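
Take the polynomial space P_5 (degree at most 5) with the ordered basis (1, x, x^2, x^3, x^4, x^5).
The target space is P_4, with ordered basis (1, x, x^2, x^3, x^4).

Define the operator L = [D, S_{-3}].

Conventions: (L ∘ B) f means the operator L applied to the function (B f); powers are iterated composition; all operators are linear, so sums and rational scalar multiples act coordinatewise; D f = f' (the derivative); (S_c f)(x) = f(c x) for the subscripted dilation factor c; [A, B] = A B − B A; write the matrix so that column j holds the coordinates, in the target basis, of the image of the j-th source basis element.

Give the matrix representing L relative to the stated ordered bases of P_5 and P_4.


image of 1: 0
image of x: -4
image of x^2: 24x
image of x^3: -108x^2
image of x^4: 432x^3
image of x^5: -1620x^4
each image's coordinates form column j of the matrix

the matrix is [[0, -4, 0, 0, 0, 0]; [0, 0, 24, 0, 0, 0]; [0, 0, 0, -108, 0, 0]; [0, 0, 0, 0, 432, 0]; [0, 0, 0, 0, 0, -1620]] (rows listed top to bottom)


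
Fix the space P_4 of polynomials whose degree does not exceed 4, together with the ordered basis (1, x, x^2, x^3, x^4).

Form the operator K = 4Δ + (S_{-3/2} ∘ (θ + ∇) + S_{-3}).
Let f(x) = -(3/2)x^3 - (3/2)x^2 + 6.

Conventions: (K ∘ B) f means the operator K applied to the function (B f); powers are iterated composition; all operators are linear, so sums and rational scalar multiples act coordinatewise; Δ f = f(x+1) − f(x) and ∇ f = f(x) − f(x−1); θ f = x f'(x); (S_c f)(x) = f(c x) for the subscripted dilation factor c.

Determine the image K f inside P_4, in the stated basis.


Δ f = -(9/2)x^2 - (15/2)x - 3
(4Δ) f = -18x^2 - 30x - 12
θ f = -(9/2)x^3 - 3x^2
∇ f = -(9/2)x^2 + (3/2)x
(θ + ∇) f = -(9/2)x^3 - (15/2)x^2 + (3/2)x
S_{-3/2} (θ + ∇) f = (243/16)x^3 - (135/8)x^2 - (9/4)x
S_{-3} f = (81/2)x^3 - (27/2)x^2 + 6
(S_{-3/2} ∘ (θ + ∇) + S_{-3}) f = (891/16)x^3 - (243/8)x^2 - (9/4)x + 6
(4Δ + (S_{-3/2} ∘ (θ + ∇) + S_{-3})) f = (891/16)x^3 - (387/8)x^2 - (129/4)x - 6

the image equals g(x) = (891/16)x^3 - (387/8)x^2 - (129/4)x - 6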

· · · ·

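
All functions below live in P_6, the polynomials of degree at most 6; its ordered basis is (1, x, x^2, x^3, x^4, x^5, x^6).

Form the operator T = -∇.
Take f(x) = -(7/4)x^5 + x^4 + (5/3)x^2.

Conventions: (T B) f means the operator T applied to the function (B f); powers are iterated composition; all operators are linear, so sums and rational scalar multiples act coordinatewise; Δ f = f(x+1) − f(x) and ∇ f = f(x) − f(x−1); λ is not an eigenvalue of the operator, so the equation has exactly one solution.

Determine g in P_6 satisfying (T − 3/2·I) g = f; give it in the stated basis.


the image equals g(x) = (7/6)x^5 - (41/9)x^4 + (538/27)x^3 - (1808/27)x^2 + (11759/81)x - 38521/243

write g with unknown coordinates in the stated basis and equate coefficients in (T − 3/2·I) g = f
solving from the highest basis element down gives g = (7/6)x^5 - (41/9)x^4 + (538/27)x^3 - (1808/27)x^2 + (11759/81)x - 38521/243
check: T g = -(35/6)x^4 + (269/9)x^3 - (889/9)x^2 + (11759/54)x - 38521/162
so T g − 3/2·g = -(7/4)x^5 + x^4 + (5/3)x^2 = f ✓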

· · · ·

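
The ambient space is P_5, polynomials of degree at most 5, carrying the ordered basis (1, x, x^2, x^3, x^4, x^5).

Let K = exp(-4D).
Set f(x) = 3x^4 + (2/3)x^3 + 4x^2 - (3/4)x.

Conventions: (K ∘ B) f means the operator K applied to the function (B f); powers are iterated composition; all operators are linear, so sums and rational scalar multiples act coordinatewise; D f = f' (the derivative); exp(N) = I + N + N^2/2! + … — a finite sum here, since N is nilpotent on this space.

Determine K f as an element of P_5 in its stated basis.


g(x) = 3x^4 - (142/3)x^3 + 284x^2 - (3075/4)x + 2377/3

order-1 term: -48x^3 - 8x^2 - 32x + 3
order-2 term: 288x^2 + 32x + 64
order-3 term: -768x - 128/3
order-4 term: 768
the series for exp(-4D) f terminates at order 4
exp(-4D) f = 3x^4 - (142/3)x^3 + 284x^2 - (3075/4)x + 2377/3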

· · · ·

__THE TASK__:
Filter the data for the string "degree". Copy each matching line.

__OUTPUT FOR THIS TASK__:
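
Take the polynomial space P_5 (degree at most 5) with the ordered basis (1, x, x^2, x^3, x^4, x^5).
Fix the space P_4 of polynomials whose degree does not exceed 4, together with the ordered basis (1, x, x^2, x^3, x^4).
All functions below live in P_6, the polynomials of degree at most 6; its ordered basis is (1, x, x^2, x^3, x^4, x^5, x^6).
The ambient space is P_5, polynomials of degree at most 5, carrying the ordered basis (1, x, x^2, x^3, x^4, x^5).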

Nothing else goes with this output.